● **DATA RECORDS**:

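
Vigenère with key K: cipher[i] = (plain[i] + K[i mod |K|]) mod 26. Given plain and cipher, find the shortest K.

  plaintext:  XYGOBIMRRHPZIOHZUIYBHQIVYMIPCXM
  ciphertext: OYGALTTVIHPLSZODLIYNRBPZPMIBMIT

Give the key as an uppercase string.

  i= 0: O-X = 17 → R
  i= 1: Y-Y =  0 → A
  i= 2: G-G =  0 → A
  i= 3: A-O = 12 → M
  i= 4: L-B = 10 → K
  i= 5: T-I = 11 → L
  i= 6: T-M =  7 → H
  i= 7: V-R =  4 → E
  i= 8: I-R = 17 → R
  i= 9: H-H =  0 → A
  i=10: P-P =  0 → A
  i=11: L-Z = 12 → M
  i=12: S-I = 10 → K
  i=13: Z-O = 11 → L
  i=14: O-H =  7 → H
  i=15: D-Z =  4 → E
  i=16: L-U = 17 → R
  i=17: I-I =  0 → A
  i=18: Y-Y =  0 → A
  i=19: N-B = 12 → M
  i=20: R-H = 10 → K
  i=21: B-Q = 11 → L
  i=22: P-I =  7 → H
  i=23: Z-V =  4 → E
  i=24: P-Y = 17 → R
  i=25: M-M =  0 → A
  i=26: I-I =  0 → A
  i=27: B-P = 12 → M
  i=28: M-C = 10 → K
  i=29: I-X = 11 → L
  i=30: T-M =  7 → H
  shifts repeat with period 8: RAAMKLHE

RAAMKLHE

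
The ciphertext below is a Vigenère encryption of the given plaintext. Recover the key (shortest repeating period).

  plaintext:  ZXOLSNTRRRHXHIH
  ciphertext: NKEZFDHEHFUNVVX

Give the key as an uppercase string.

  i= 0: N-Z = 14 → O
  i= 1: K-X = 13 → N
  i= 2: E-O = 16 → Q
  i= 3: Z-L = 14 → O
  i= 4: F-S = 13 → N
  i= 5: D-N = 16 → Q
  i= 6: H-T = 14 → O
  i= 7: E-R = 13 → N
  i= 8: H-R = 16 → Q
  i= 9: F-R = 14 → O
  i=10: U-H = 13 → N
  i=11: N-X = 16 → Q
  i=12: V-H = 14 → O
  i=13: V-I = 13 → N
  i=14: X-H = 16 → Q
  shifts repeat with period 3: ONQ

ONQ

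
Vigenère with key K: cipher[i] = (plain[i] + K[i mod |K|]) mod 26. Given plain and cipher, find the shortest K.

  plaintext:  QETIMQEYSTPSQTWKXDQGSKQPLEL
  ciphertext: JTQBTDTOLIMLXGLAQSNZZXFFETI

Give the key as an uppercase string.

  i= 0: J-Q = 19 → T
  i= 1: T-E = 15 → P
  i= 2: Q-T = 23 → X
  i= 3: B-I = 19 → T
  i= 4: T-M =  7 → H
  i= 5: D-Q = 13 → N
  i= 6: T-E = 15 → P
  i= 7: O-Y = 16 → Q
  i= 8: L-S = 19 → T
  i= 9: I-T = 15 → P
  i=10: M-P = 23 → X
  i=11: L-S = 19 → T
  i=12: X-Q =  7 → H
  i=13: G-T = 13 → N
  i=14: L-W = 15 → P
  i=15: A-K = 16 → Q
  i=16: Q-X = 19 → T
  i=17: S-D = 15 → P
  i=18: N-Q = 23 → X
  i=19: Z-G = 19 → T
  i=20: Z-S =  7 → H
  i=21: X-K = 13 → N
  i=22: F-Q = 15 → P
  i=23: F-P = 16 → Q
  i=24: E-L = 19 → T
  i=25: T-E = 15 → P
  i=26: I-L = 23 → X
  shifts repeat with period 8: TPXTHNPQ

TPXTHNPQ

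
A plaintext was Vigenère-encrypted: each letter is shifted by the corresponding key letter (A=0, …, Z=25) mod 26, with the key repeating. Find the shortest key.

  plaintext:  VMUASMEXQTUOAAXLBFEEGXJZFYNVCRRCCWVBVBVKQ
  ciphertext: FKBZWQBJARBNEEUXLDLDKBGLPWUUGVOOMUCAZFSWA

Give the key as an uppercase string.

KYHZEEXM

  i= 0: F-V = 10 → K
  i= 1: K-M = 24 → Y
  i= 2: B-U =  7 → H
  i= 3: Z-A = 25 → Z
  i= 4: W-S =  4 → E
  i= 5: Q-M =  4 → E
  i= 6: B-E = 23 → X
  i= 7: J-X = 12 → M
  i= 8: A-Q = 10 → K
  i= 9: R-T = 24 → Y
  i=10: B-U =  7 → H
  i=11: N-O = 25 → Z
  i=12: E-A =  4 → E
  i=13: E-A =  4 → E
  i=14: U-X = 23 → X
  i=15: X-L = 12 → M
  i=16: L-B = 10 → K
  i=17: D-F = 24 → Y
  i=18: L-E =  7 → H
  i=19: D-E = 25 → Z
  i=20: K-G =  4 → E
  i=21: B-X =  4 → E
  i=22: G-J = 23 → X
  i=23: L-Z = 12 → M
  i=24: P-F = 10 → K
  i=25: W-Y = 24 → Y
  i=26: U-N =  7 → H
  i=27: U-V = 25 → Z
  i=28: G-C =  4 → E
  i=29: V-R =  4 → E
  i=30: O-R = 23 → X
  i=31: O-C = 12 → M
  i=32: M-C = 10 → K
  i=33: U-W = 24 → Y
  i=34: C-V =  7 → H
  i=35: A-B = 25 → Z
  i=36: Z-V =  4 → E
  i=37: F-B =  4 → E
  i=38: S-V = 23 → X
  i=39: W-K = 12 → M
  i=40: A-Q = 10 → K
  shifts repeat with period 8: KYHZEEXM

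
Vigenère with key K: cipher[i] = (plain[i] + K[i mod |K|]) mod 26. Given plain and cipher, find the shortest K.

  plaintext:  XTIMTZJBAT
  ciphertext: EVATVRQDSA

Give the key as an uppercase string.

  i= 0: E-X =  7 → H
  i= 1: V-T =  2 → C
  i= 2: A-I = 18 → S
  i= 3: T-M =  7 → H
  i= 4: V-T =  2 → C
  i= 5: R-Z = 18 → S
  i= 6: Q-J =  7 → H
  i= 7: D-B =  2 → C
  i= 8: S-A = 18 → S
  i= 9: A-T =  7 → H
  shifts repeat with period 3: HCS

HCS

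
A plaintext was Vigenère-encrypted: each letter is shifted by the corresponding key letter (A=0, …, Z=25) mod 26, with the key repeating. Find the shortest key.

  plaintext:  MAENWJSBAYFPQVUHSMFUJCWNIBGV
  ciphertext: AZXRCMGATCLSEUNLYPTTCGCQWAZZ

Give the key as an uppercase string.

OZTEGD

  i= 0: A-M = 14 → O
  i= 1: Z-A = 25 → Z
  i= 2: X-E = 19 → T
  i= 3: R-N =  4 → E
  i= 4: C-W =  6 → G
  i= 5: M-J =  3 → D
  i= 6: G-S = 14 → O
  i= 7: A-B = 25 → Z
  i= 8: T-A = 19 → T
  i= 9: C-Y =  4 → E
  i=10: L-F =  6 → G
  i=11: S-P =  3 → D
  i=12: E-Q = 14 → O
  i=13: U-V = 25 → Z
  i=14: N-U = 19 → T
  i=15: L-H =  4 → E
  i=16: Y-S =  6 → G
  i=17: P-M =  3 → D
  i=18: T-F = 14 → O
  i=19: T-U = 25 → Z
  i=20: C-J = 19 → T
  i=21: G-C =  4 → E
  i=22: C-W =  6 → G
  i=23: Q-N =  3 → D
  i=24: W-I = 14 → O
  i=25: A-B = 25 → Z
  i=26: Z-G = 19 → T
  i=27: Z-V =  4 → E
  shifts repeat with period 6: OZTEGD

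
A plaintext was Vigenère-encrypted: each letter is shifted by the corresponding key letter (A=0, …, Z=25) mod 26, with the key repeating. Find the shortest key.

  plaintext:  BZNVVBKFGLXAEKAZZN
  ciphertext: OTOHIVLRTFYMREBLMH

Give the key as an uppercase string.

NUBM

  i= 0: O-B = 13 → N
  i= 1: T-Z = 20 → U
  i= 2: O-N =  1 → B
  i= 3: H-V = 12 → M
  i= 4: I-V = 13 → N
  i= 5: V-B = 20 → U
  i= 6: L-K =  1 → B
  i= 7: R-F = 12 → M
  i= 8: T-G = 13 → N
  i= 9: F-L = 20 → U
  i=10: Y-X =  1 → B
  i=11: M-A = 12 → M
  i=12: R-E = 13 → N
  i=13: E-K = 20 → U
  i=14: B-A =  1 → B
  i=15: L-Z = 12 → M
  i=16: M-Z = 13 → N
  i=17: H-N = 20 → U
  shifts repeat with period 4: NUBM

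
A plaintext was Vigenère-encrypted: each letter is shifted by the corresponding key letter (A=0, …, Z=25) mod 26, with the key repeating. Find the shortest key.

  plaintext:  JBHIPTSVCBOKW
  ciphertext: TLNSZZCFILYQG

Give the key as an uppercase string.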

● **WHAT YOU SHOULD DO**: With the line that has "ciphertext: OYGALTTVIHPLSZODLIYNRBPZPMIBMIT" as the first and the line that has "ciphertext: JTQBTDTOLIMLXGLAQSNZZXFFETI" as the last, repeat exactly that run of lines above and no more.

● **ANSWER FOR THIS EXERCISE**:
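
  ciphertext: OYGALTTVIHPLSZODLIYNRBPZPMIBMIT

Give the key as an uppercase string.

  i= 0: O-X = 17 → R
  i= 1: Y-Y =  0 → A
  i= 2: G-G =  0 → A
  i= 3: A-O = 12 → M
  i= 4: L-B = 10 → K
  i= 5: T-I = 11 → L
  i= 6: T-M =  7 → H
  i= 7: V-R =  4 → E
  i= 8: I-R = 17 → R
  i= 9: H-H =  0 → A
  i=10: P-P =  0 → A
  i=11: L-Z = 12 → M
  i=12: S-I = 10 → K
  i=13: Z-O = 11 → L
  i=14: O-H =  7 → H
  i=15: D-Z =  4 → E
  i=16: L-U = 17 → R
  i=17: I-I =  0 → A
  i=18: Y-Y =  0 → A
  i=19: N-B = 12 → M
  i=20: R-H = 10 → K
  i=21: B-Q = 11 → L
  i=22: P-I =  7 → H
  i=23: Z-V =  4 → E
  i=24: P-Y = 17 → R
  i=25: M-M =  0 → A
  i=26: I-I =  0 → A
  i=27: B-P = 12 → M
  i=28: M-C = 10 → K
  i=29: I-X = 11 → L
  i=30: T-M =  7 → H
  shifts repeat with period 8: RAAMKLHE

RAAMKLHE

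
The ciphertext below is a Vigenère encryption of the given plaintext. Recover the key (shortest repeating period).

  plaintext:  ZXOLSNTRRRHXHIH
  ciphertext: NKEZFDHEHFUNVVX

Give the key as an uppercase string.

  i= 0: N-Z = 14 → O
  i= 1: K-X = 13 → N
  i= 2: E-O = 16 → Q
  i= 3: Z-L = 14 → O
  i= 4: F-S = 13 → N
  i= 5: D-N = 16 → Q
  i= 6: H-T = 14 → O
  i= 7: E-R = 13 → N
  i= 8: H-R = 16 → Q
  i= 9: F-R = 14 → O
  i=10: U-H = 13 → N
  i=11: N-X = 16 → Q
  i=12: V-H = 14 → O
  i=13: V-I = 13 → N
  i=14: X-H = 16 → Q
  shifts repeat with period 3: ONQ

ONQ

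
Vigenère with key K: cipher[i] = (plain[i] + K[i mod |K|]) mod 26. Given plain and cipher, find the shortest K.

  plaintext:  QETIMQEYSTPSQTWKXDQGSKQPLEL
  ciphertext: JTQBTDTOLIMLXGLAQSNZZXFFETI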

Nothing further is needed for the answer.